Saved entries:
_ _ _ _ _
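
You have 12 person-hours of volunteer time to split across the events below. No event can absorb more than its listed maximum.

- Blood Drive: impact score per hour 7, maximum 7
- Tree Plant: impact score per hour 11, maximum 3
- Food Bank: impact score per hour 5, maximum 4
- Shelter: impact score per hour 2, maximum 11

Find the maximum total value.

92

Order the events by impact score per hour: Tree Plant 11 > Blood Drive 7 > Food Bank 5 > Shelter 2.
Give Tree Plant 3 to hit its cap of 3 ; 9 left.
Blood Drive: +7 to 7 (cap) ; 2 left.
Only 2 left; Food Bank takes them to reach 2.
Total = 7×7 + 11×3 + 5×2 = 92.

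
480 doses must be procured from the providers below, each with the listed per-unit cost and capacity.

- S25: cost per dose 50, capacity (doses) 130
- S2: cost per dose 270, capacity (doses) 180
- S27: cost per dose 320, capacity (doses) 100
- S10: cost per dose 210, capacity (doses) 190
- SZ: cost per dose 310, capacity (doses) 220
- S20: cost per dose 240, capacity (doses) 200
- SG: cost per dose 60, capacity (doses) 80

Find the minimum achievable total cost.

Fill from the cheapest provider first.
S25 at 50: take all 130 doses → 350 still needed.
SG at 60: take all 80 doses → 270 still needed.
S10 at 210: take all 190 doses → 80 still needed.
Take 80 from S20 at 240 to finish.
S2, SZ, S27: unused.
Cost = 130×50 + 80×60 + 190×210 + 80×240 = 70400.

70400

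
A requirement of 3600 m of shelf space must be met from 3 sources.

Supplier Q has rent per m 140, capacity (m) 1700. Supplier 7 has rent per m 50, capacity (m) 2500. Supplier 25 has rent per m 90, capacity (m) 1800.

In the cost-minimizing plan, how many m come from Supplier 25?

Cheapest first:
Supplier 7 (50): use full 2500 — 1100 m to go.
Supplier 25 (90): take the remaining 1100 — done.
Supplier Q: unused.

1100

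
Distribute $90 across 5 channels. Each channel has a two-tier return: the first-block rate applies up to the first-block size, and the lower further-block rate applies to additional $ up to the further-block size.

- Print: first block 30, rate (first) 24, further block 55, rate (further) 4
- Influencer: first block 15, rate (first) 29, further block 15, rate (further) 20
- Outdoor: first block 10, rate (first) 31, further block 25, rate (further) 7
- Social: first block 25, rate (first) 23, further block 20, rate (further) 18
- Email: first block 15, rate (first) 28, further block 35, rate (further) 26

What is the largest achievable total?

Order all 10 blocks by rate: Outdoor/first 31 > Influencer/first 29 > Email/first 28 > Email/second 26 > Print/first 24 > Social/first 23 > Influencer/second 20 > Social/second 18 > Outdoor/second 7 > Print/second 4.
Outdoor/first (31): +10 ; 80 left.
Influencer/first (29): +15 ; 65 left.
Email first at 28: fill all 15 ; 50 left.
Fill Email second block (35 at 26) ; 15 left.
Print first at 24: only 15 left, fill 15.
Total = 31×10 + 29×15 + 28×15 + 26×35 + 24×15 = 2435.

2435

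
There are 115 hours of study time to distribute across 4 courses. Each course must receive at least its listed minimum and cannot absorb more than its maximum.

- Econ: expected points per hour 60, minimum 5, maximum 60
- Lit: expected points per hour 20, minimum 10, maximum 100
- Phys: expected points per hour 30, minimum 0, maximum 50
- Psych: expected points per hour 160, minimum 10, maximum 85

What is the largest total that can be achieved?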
_ _ _ _ _
### EXERCISE DESCRIPTION
Output every entry exactly as it appears.

### WRITTEN RESPONSE
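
You have 12 person-hours of volunteer time to split across the events below. No event can absorb more than its listed maximum.

- Blood Drive: impact score per hour 7, maximum 7
- Tree Plant: impact score per hour 11, maximum 3
- Food Bank: impact score per hour 5, maximum 4
- Shelter: impact score per hour 2, maximum 11

Find the maximum total value.

92

Order the events by impact score per hour: Tree Plant 11 > Blood Drive 7 > Food Bank 5 > Shelter 2.
Give Tree Plant 3 to hit its cap of 3 ; 9 left.
Blood Drive: +7 to 7 (cap) ; 2 left.
Only 2 left; Food Bank takes them to reach 2.
Total = 7×7 + 11×3 + 5×2 = 92.

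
480 doses must be procured from the providers below, each with the listed per-unit cost and capacity.

- S25: cost per dose 50, capacity (doses) 130
- S2: cost per dose 270, capacity (doses) 180
- S27: cost per dose 320, capacity (doses) 100
- S10: cost per dose 210, capacity (doses) 190
- SZ: cost per dose 310, capacity (doses) 220
- S20: cost per dose 240, capacity (doses) 200
- SG: cost per dose 60, capacity (doses) 80

Find the minimum achievable total cost.

Fill from the cheapest provider first.
S25 at 50: take all 130 doses → 350 still needed.
SG at 60: take all 80 doses → 270 still needed.
S10 at 210: take all 190 doses → 80 still needed.
Take 80 from S20 at 240 to finish.
S2, SZ, S27: unused.
Cost = 130×50 + 80×60 + 190×210 + 80×240 = 70400.

70400

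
A requirement of 3600 m of shelf space must be met from 3 sources.

Supplier Q has rent per m 140, capacity (m) 1700. Supplier 7 has rent per m 50, capacity (m) 2500. Supplier 25 has rent per m 90, capacity (m) 1800.

In the cost-minimizing plan, how many m come from Supplier 25?

Cheapest first:
Supplier 7 (50): use full 2500 — 1100 m to go.
Supplier 25 (90): take the remaining 1100 — done.
Supplier Q: unused.

1100

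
Distribute $90 across 5 channels. Each channel has a two-tier return: the first-block rate applies up to the first-block size, and the lower further-block rate applies to additional $ up to the further-block size.

- Print: first block 30, rate (first) 24, further block 55, rate (further) 4
- Influencer: first block 15, rate (first) 29, further block 15, rate (further) 20
- Outdoor: first block 10, rate (first) 31, further block 25, rate (further) 7
- Social: first block 25, rate (first) 23, further block 20, rate (further) 18
- Email: first block 15, rate (first) 28, further block 35, rate (further) 26

What is the largest achievable total?

Order all 10 blocks by rate: Outdoor/first 31 > Influencer/first 29 > Email/first 28 > Email/second 26 > Print/first 24 > Social/first 23 > Influencer/second 20 > Social/second 18 > Outdoor/second 7 > Print/second 4.
Outdoor/first (31): +10 ; 80 left.
Influencer/first (29): +15 ; 65 left.
Email first at 28: fill all 15 ; 50 left.
Fill Email second block (35 at 26) ; 15 left.
Print first at 24: only 15 left, fill 15.
Total = 31×10 + 29×15 + 28×15 + 26×35 + 24×15 = 2435.

2435

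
There are 115 hours of study time to distribute across 4 courses. Each course must receive at least its listed minimum and cannot absorb more than its maximum.

- Econ: expected points per hour 60, minimum 5, maximum 60
- Lit: expected points per hour 20, minimum 10, maximum 100
- Phys: expected points per hour 30, minimum 0, maximum 50
- Psych: expected points per hour 160, minimum 10, maximum 85

What is the largest total that can be achieved?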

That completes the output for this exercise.